Problem details: Find the line that contains "GM of 1 and 38 = √(a×b) = ?". Output it and every line after it to the end of the records, exactly as they appear.

Task data:

════════

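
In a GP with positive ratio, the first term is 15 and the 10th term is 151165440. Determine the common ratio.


r^(n-1) = aₙ/a₁
r^9 = 151165440/15 = 10077696
r = 10077696^(1/9)
= 6

r = 6


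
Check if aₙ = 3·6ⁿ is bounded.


aₙ = 3·6ⁿ → as n→∞, aₙ→∞ (since base 6 > 1)
No finite upper bound exists
The sequence is UNBOUNDED

Unbounded (aₙ → ∞ as n → ∞)


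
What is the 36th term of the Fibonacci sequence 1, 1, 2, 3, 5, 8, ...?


Fibonacci sequence: 1, 1, 2, 3, 5, 8, 13, 21, 34, 55, 89, ...
F(36) = 14930352

F(36) = 14930352


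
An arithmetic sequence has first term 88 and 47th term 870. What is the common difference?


d = (aₙ - a₁)/(n-1)
= (870 - 88)/(47-1)
= 782/46 = 17

d = 17


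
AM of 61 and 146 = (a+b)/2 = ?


AM = (61 + 146)/2 = 207/2 = 103.5

AM = 103.5


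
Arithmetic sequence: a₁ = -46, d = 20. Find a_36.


aₙ = a₁ + (n-1)d
= -46 + (36-1)×20
= -46 + 700
= 654

a_36 = 654


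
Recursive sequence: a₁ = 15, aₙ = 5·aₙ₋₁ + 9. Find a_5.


Computing step by step:
a_1 = 15
a_2 = 84
a_3 = 429
a_4 = 2154
a_5 = 10779


a_5 = 10779


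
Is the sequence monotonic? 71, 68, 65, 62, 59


Differences: -3, -3, -3, -3
All differences < 0 → strictly DECREASING

Monotonically decreasing


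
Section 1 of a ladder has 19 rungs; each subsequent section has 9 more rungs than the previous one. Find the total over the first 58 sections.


aₙ = 19 + (58-1)×9 = 532
Sₙ = n(a₁+aₙ)/2 = 58×(19+532)/2
= 58×551/2 = 15979

S_58 = 15979


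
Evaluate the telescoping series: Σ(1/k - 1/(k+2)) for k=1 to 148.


Telescoping with gap 2: two head and two tail terms survive.
= (1 + 1/2) - (1/149 + 1/150)
= 3/2 - 1/149 - 1/150 = 16613/11175

Sum = 16613/11175


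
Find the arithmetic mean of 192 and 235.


AM = (192 + 235)/2 = 427/2 = 213.5

AM = 213.5


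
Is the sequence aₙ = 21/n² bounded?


a₁ = 21, a₂ = 21/4, a₃ = 21/9, ...
0 < aₙ ≤ 21 for all n ≥ 1
The sequence IS bounded

Bounded (0 < aₙ ≤ 21)


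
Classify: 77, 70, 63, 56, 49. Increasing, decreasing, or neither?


Differences: -7, -7, -7, -7
All differences < 0 → strictly DECREASING

Monotonically decreasing


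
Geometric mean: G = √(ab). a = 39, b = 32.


GM = √(39×32) = √1248 = 35.327

GM = 35.327


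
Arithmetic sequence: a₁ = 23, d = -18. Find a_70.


aₙ = a₁ + (n-1)d
= 23 + (70-1)×-18
= 23 - 1242
= -1219

a_70 = -1219


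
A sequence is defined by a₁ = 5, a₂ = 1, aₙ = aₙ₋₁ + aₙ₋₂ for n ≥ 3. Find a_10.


Computing iteratively: 5, 1, 6, 7, 13, 20, 33, 53, 86, 139
a_10 = 139

a_10 = 139


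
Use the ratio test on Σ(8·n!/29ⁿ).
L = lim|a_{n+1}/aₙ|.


aₙ = 8·n!/29^n
a_{n+1}/aₙ = (n+1)!/29^(n+1) × 29^n/n!  (constant 8 cancels)
= (n+1)/29
L = lim(n→∞) (n+1)/29 = ∞
L > 1 → series DIVERGES

Diverges (ratio test: L = ∞ > 1)


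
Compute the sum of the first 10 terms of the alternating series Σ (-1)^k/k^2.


S = -1 + 1/4 - 1/9 + 1/16 - 1/25 + 1/36 - 1/49 + 1/64 ± ...
= -0.818
(Full series converges to -π²/12 ≈ -0.8225)

S_10 = -0.818


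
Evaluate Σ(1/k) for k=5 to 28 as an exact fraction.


Σₖ₌5^28 1/k = 1/5 + 1/6 + 1/7 + ... + 1/28
= 148084936403/80313433200
≈ 1.8438

Sum = 148084936403/80313433200 ≈ 1.8438


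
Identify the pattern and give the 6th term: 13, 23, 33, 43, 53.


Pattern: arithmetic (d=10)
Terms: 13, 23, 33, 43, 53
Next term = 63

Next term = 63


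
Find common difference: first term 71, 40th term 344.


d = (aₙ - a₁)/(n-1)
= (344 - 71)/(40-1)
= 273/39 = 7

d = 7


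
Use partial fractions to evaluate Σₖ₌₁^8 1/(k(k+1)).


1/(k(k+1)) = 1/k - 1/(k+1) (partial fractions)
Telescoping: Σ = 1 - 1/9 = 8/9

Sum = 8/9


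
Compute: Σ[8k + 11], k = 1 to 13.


Σ(8k+11) = 8·Σk + 11·n
= 8·91 + 11·13
= 728 + 143 = 871

Σ = 871


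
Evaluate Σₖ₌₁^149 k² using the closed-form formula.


n = 149
n(n+1)(2n+1)/6 = 149×150×299/6
= 6682650/6 = 1113775

Σk² = 1113775


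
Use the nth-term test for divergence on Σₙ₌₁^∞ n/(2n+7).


lim(n→∞) n/(2n+7) = 1/2 = 1/2  (divide numerator and denominator by n)
lim aₙ = 1/2 ≠ 0 → series DIVERGES

Diverges (lim aₙ = 1/2 ≠ 0)


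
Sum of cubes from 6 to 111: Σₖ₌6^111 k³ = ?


Σₖ₌6^111 k³ = [111·112/2]² − [5·6/2]²
= 38638656 − 225 = 38638431

Σk³ = 38638431


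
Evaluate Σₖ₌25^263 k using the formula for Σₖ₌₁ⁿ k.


Σₖ₌25^263 k = Σₖ₌₁^263 k − Σₖ₌₁^24 k
= 263·264/2 − 24·25/2
= 34716 − 300 = 34416

Σk = 34416


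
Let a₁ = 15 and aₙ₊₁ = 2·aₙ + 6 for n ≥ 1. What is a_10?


Computing step by step:
a_1 = 15
a_2 = 36
a_3 = 78
a_4 = 162
a_5 = 330
a_6 = 666
a_7 = 1338
a_8 = 2682
a_9 = 5370
a_10 = 10746


a_10 = 10746


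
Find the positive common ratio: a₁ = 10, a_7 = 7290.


r^(n-1) = aₙ/a₁
r^6 = 7290/10 = 729
r = 729^(1/6)
= ±3; taking r > 0 gives r = 3

r = 3


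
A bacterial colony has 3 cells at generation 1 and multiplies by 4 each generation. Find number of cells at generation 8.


aₙ = a₁·r^(n-1)
= 3×4^7
= 3×16384
= 49152

a_8 = 49152


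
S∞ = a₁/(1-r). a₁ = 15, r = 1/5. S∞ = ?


S∞ = a₁/(1-r) = 15/(1 - 1/5)
= 15/(4/5)
= 75/4

S∞ = 75/4


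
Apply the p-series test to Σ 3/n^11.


p-series test: Σ c/n^p converges if p > 1, diverges if p ≤ 1 (constant c > 0 doesn't affect convergence).
p = 11
11 > 1 → CONVERGES

Converges (p = 11 > 1)


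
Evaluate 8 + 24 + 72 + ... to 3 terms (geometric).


Sₙ = 8×(3^3 - 1)/(3 - 1)
= 8×(27 - 1)/2
= 8×26/2
= 104

S_3 = 104


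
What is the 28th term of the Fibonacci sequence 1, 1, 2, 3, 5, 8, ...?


Fibonacci sequence: 1, 1, 2, 3, 5, 8, 13, 21, 34, 55, 89, ...
F(28) = 317811

F(28) = 317811


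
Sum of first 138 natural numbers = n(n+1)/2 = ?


n(n+1)/2 = 138×139/2 = 19182/2 = 9591

Σk = 9591


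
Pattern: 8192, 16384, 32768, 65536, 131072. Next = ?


Pattern: powers of 2: 2ⁿ
Terms: 8192, 16384, 32768, 65536, 131072
Next term = 262144

Next term = 262144


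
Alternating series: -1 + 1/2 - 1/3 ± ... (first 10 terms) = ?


S = -1 + 1/2 - 1/3 + 1/4 - 1/5 + 1/6 - 1/7 + 1/8 ± ...
= -0.6456
(Full series converges to -ln(2) ≈ -0.6931)

S_10 = -0.6456


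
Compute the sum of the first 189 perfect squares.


n = 189
n(n+1)(2n+1)/6 = 189×190×379/6
= 13609890/6 = 2268315

Σk² = 2268315


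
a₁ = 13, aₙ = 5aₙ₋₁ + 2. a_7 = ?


Computing step by step:
a_1 = 13
a_2 = 67
a_3 = 337
a_4 = 1687
a_5 = 8437
a_6 = 42187
a_7 = 210937


a_7 = 210937


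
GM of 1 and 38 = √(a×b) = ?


GM = √(1×38) = √38 = 6.1644

GM = 6.1644


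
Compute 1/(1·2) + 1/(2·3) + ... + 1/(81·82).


1/(k(k+1)) = 1/k - 1/(k+1) (partial fractions)
Telescoping: Σ = 1 - 1/82 = 81/82

Sum = 81/82


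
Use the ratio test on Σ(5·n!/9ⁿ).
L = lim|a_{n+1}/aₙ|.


aₙ = 5·n!/9^n
a_{n+1}/aₙ = (n+1)!/9^(n+1) × 9^n/n!  (constant 5 cancels)
= (n+1)/9
L = lim(n→∞) (n+1)/9 = ∞
L > 1 → series DIVERGES

Diverges (ratio test: L = ∞ > 1)


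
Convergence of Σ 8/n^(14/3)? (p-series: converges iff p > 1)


p-series test: Σ c/n^p converges if p > 1, diverges if p ≤ 1 (constant c > 0 doesn't affect convergence).
p = 14/3
14/3 > 1 → CONVERGES

Converges (p = 14/3 > 1)


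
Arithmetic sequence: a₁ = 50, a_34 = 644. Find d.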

════════

Exercise response:
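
GM of 1 and 38 = √(a×b) = ?


GM = √(1×38) = √38 = 6.1644

GM = 6.1644


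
Compute 1/(1·2) + 1/(2·3) + ... + 1/(81·82).


1/(k(k+1)) = 1/k - 1/(k+1) (partial fractions)
Telescoping: Σ = 1 - 1/82 = 81/82

Sum = 81/82


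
Use the ratio test on Σ(5·n!/9ⁿ).
L = lim|a_{n+1}/aₙ|.


aₙ = 5·n!/9^n
a_{n+1}/aₙ = (n+1)!/9^(n+1) × 9^n/n!  (constant 5 cancels)
= (n+1)/9
L = lim(n→∞) (n+1)/9 = ∞
L > 1 → series DIVERGES

Diverges (ratio test: L = ∞ > 1)


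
Convergence of Σ 8/n^(14/3)? (p-series: converges iff p > 1)


p-series test: Σ c/n^p converges if p > 1, diverges if p ≤ 1 (constant c > 0 doesn't affect convergence).
p = 14/3
14/3 > 1 → CONVERGES

Converges (p = 14/3 > 1)


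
Arithmetic sequence: a₁ = 50, a_34 = 644. Find d.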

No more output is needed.